What to work on: In the entries below, count every line containing "Collecting". Reply with the number alone.

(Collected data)
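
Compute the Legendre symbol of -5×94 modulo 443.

-1

By multiplicativity, (-5·94|443) = (-5|443)·(94|443).
First factor (-5|443):
Reduce the numerator: -5 ≡ 438 (mod 443), so (-5|443) = (438|443).
Factor out 2: 438 = 2·219. Since 443 ≡ 3 (mod 8), (2|443) = -1. Now have -(219|443).
Both 219 ≡ 3 and 443 ≡ 3 (mod 4), so reciprocity gives (219|443) = -(443|219). Reduce: 443 ≡ 5 (mod 219). Now have (5|219).
5 ≡ 1 (mod 4), so quadratic reciprocity gives (5|219) = (219|5). Reduce: 219 ≡ 4 (mod 5). Now have (4|5).
Factor out 2: 4 = 2^2. Since 5 ≡ 5 (mod 8), (2|5) = -1, and (2|5)^2 = +1. Now have (1|5).
(1|5) = 1. Collecting the sign factors: 1.
Second factor (94|443):
Factor out 2: 94 = 2·47. Since 443 ≡ 3 (mod 8), (2|443) = -1. Now have -(47|443).
Both 47 ≡ 3 and 443 ≡ 3 (mod 4), so reciprocity gives (47|443) = -(443|47). Reduce: 443 ≡ 20 (mod 47). Now have (20|47).
Factor out 2: 20 = 2^2·5. Since 47 ≡ 7 (mod 8), (2|47) = +1, and (2|47)^2 = +1. Now have (5|47).
5 ≡ 1 (mod 4), so quadratic reciprocity gives (5|47) = (47|5). Reduce: 47 ≡ 2 (mod 5). Now have (2|5).
Factor out 2: 2 = 2. Since 5 ≡ 5 (mod 8), (2|5) = -1. Now have -(1|5).
(1|5) = 1. Collecting the sign factors: -1.
Product: (1)·(-1) = -1.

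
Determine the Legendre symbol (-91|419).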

Exercise result: 2